* **The records**
· · · · · · ·

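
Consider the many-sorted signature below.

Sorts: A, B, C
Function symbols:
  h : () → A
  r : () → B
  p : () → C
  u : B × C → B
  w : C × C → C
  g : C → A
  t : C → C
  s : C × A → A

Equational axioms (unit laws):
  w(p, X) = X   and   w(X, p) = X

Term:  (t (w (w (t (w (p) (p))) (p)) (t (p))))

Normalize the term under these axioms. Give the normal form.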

· · · · · · ·

Scan the records above and show every line in which the word "axioms" occurs.

* **Solution to this exercise**
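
Equational axioms (unit laws):
Normalize the term under these axioms. Give the normal form.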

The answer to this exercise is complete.